> [WHAT NEEDS TO BE DONE] Working down the material below, reproduce exactly every line from the one containing "Consider the matrix" to the last line, and only those.

> [STUDY MATERIAL]
=== Section Start ===
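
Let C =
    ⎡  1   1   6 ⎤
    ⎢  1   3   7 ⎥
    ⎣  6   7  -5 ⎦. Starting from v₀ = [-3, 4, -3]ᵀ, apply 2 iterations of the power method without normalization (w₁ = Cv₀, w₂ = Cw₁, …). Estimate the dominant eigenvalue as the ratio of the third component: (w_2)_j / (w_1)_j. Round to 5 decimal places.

w1 = Cv₀ = (1·(-3) + 1·4 + 6·(-3); 1·(-3) + 3·4 + 7·(-3); 6·(-3) + 7·4 + (-5)·(-3)) = (-17, -12, 25)
w2 = Cw1 = (1·(-17) + 1·(-12) + 6·25; 1·(-17) + 3·(-12) + 7·25; 6·(-17) + 7·(-12) + (-5)·25) = (121, 122, -311)
Ratio at component: -311 / 25 = -12.44000

-12.44000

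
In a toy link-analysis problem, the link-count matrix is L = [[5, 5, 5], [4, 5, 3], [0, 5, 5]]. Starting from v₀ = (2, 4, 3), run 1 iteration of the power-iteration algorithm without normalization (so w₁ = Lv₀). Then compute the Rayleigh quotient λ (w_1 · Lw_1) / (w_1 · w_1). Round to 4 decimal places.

w1 = Lv₀ = (45, 37, 35)
Lw1 = (585, 470, 360)
w1·Lw1 = 45·585 + 37·470 + 35·360 = 56315; w1·w1 = 45·45 + 37·37 + 35·35 = 4619
λ ≈ 56315/4619 = 12.1920

12.1920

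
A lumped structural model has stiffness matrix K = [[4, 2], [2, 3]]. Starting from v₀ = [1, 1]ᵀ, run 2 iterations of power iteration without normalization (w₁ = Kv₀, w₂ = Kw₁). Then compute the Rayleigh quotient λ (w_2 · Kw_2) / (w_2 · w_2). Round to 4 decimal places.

w1 = Kv₀ = (6, 5)
w2 = Kw1 = (34, 27)
Kw2 = (190, 149)
w2·Kw2 = 34·190 + 27·149 = 10483; w2·w2 = 34·34 + 27·27 = 1885
λ ≈ 10483/1885 = 5.5613

λ ≈ 5.5613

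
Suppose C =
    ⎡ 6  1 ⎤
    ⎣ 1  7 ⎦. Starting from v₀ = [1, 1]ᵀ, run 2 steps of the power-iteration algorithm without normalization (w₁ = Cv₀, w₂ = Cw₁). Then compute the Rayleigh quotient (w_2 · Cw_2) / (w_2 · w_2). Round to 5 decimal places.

w1 = Cv₀ = (6·1 + 1·1; 1·1 + 7·1) = (7, 8)
w2 = Cw1 = (6·7 + 1·8; 1·7 + 7·8) = (50, 63)
Cw2 = (363, 491)
w2·Cw2 = 50·363 + 63·491 = 49083; w2·w2 = 50·50 + 63·63 = 6469
λ ≈ 49083/6469 = 7.58742

λ ≈ 7.58742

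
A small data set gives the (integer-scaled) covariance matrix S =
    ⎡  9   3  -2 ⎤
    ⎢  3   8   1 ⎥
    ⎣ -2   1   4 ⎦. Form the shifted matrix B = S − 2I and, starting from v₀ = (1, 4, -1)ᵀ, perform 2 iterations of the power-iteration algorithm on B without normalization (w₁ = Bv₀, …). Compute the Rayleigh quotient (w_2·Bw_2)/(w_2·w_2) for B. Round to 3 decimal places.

B = S − 2I has rows (7, 3, -2); (3, 6, 1); (-2, 1, 2)
w1 = Bv₀ = (7·1 + 3·4 + (-2)·(-1); 3·1 + 6·4 + 1·(-1); (-2)·1 + 1·4 + 2·(-1)) = (21, 26, 0)
w2 = Bw1 = (7·21 + 3·26 + (-2)·0; 3·21 + 6·26 + 1·0; (-2)·21 + 1·26 + 2·0) = (225, 219, -16)
Bw2 = (2264, 1973, -263)
w2·Bw2 = 945695; w2·w2 = 98842; μ ≈ 945695/98842 = 9.568

μ ≈ 9.568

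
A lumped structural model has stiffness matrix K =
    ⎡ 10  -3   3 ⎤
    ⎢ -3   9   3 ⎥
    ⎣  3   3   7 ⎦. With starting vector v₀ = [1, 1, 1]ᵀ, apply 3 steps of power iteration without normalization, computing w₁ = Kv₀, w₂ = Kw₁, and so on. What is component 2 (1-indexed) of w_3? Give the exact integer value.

918

w1 = Kv₀ = (10·1 + (-3)·1 + 3·1; (-3)·1 + 9·1 + 3·1; 3·1 + 3·1 + 7·1) = (10, 9, 13)
w2 = Kw1 = (10·10 + (-3)·9 + 3·13; (-3)·10 + 9·9 + 3·13; 3·10 + 3·9 + 7·13) = (112, 90, 148)
w3 = Kw2 = (1294, 918, 1642)
The requested component of w3 is 918.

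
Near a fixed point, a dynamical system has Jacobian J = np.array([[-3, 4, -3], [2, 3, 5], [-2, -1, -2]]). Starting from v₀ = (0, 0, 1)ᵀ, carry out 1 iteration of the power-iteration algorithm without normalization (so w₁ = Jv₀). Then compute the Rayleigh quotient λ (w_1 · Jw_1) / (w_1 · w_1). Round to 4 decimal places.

λ ≈ -3.1579

w1 = Jv₀ = ((-3)·0 + 4·0 + (-3)·1; 2·0 + 3·0 + 5·1; (-2)·0 + (-1)·0 + (-2)·1) = (-3, 5, -2)
Jw1 = (35, -1, 5)
w1·Jw1 = (-3)·35 + 5·(-1) + (-2)·5 = -120; w1·w1 = (-3)·(-3) + 5·5 + (-2)·(-2) = 38
λ ≈ -120/38 = -3.1579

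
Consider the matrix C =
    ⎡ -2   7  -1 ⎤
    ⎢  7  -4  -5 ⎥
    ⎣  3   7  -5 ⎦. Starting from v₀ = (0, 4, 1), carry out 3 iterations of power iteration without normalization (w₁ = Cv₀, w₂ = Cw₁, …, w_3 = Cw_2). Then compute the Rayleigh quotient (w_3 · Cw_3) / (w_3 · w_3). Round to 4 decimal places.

w1 = Cv₀ = (27, -21, 23)
w2 = Cw1 = (-224, 158, -181)
w3 = Cw2 = (1735, -1295, 1339)
Cw3 = (-13874, 10630, -10555)
w3·Cw3 = 1735·(-13874) + (-1295)·10630 + 1339·(-10555) = -51970385; w3·w3 = 1735·1735 + (-1295)·(-1295) + 1339·1339 = 6480171
λ ≈ -51970385/6480171 = -8.0199

-8.0199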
=== Section End ===
> [RESULT OF THIS EXERCISE]
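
Consider the matrix C =
    ⎡ -2   7  -1 ⎤
    ⎢  7  -4  -5 ⎥
    ⎣  3   7  -5 ⎦. Starting from v₀ = (0, 4, 1), carry out 3 iterations of power iteration without normalization (w₁ = Cv₀, w₂ = Cw₁, …, w_3 = Cw_2). Then compute the Rayleigh quotient (w_3 · Cw_3) / (w_3 · w_3). Round to 4 decimal places.

w1 = Cv₀ = (27, -21, 23)
w2 = Cw1 = (-224, 158, -181)
w3 = Cw2 = (1735, -1295, 1339)
Cw3 = (-13874, 10630, -10555)
w3·Cw3 = 1735·(-13874) + (-1295)·10630 + 1339·(-10555) = -51970385; w3·w3 = 1735·1735 + (-1295)·(-1295) + 1339·1339 = 6480171
λ ≈ -51970385/6480171 = -8.0199

-8.0199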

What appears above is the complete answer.